• _WHAT YOU NEED TO DO_: In these records, how many lines contain "matrix"? Please reply with the number only.

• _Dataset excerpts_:
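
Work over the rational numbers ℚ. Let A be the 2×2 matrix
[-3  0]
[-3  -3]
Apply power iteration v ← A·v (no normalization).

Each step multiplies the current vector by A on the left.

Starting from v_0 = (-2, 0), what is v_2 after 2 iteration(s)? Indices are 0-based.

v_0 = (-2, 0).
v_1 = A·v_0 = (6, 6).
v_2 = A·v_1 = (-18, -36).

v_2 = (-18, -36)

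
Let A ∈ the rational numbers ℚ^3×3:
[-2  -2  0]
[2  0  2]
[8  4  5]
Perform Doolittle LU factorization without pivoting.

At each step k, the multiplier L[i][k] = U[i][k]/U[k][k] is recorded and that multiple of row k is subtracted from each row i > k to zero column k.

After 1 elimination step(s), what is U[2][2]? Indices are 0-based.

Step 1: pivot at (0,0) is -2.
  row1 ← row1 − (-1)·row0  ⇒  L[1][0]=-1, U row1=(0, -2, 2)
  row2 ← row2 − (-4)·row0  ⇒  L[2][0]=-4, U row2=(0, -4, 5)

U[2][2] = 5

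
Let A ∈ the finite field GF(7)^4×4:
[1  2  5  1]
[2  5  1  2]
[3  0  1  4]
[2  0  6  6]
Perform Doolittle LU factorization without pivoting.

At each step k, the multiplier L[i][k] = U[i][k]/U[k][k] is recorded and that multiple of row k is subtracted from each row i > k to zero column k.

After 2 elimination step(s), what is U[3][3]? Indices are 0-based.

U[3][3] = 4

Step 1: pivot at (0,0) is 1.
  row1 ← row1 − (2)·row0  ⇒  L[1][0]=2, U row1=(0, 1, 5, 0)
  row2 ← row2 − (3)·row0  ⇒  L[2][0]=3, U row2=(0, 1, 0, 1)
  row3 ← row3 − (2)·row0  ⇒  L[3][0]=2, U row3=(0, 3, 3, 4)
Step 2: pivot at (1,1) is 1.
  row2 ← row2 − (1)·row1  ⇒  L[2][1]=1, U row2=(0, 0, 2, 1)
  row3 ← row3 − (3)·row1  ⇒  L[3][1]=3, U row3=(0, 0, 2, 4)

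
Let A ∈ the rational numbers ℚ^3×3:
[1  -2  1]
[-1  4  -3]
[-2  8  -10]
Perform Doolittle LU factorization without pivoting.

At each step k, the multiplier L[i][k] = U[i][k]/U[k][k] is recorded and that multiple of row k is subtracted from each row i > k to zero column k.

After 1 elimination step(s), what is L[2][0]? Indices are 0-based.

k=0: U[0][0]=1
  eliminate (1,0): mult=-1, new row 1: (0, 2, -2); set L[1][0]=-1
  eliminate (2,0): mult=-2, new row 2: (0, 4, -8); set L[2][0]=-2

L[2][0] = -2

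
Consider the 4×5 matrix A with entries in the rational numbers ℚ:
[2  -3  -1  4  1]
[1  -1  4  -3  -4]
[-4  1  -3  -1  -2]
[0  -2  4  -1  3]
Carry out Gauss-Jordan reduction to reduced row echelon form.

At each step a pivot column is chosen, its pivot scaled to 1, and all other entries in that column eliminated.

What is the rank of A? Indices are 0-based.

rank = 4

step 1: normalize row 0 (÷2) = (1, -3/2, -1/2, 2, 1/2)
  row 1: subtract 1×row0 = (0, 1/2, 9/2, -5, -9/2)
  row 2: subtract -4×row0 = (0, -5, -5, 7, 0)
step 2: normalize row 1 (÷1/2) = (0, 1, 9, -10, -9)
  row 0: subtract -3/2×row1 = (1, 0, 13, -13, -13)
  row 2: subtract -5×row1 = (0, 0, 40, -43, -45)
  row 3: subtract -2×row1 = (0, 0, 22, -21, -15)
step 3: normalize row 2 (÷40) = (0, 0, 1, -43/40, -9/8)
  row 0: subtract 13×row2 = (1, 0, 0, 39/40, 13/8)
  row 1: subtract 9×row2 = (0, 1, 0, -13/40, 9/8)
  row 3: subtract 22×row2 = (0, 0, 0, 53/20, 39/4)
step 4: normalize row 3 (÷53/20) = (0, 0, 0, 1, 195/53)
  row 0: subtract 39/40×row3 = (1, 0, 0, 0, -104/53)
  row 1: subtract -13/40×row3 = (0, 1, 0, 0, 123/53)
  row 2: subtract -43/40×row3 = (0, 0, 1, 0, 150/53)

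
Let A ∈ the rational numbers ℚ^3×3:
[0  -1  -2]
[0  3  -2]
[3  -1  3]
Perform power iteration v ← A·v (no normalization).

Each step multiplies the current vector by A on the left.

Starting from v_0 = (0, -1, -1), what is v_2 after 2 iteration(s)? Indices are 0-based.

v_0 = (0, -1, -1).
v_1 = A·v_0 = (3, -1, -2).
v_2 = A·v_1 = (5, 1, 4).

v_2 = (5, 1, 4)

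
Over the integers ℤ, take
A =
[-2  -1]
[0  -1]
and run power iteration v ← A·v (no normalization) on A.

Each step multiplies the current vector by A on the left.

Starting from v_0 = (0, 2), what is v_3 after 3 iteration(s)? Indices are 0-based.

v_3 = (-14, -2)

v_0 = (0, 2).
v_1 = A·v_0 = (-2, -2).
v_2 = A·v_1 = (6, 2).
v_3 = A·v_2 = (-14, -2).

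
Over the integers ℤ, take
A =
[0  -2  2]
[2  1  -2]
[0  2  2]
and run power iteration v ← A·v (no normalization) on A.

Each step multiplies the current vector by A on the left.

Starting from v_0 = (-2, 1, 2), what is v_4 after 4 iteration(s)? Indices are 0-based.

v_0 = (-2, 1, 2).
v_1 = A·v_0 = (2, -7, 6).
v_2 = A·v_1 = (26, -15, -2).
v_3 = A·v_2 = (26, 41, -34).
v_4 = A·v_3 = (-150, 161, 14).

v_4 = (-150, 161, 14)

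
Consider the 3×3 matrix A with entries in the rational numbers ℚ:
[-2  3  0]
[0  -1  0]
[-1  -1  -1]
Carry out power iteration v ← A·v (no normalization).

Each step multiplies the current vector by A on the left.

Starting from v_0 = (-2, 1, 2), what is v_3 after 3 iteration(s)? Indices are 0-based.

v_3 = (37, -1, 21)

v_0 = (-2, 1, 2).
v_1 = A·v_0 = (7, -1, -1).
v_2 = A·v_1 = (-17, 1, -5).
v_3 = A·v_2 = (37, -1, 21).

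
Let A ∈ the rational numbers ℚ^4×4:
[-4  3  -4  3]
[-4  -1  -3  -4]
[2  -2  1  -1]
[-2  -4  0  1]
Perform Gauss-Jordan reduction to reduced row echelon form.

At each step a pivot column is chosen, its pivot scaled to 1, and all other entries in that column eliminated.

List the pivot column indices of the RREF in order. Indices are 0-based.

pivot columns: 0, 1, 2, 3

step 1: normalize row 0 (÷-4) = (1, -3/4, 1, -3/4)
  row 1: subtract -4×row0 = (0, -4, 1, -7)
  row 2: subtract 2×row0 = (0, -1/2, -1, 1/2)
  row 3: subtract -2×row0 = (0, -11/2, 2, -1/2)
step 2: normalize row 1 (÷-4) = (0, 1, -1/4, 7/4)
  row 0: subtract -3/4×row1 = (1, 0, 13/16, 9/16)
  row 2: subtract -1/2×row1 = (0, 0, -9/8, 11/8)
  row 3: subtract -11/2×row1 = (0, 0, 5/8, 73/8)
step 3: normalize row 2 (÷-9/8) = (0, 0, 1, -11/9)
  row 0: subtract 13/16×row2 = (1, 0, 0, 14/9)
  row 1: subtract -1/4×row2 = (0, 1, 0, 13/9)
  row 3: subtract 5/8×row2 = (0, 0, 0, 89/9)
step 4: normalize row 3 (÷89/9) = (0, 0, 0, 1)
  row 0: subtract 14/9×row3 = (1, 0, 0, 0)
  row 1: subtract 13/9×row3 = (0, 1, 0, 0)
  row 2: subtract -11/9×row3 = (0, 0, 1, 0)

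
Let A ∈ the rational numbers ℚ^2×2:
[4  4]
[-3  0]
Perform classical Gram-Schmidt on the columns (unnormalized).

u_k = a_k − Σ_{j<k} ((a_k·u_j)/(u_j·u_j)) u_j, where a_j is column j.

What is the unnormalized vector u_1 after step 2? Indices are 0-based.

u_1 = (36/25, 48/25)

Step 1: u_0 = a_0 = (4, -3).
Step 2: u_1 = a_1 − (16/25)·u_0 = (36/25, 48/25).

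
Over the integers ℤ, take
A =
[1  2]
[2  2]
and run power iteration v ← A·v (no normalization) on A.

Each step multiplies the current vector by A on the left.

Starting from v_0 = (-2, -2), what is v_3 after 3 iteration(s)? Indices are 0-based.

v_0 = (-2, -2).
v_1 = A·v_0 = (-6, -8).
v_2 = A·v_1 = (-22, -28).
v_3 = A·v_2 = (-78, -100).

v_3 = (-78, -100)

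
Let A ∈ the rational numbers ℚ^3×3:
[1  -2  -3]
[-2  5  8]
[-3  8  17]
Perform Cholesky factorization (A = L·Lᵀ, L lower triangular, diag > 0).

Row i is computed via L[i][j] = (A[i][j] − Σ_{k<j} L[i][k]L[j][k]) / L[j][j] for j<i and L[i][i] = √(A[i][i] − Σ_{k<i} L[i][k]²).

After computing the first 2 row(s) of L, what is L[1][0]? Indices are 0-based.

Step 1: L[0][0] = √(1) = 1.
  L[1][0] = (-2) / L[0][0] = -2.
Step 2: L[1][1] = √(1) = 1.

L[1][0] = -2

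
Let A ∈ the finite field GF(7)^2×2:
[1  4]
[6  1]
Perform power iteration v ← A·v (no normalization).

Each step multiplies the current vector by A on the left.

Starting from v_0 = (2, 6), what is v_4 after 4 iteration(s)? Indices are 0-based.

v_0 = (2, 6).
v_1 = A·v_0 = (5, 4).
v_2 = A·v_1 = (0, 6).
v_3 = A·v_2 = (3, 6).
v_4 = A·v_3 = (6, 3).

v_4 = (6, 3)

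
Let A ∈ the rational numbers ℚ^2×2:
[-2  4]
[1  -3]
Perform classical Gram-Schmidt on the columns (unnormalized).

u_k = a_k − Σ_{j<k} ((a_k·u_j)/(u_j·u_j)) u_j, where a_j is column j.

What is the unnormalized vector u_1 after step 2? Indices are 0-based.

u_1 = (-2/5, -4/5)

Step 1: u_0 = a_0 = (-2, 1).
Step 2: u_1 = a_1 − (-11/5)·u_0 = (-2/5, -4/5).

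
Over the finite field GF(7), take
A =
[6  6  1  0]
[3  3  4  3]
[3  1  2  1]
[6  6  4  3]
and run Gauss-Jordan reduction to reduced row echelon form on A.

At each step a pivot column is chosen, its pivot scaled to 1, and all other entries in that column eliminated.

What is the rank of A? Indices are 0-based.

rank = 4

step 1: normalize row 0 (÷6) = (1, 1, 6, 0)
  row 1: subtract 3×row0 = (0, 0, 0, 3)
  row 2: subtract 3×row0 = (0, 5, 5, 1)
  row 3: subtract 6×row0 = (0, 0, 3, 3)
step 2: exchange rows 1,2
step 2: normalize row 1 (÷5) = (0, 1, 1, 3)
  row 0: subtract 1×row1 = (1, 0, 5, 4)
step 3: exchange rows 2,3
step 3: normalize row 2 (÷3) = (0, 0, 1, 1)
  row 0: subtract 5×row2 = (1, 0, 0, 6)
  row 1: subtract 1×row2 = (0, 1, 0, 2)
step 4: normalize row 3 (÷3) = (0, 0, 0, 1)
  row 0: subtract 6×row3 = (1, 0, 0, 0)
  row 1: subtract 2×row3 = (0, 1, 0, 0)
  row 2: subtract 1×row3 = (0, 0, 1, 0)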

• _COMPLETED EXERCISE_: 3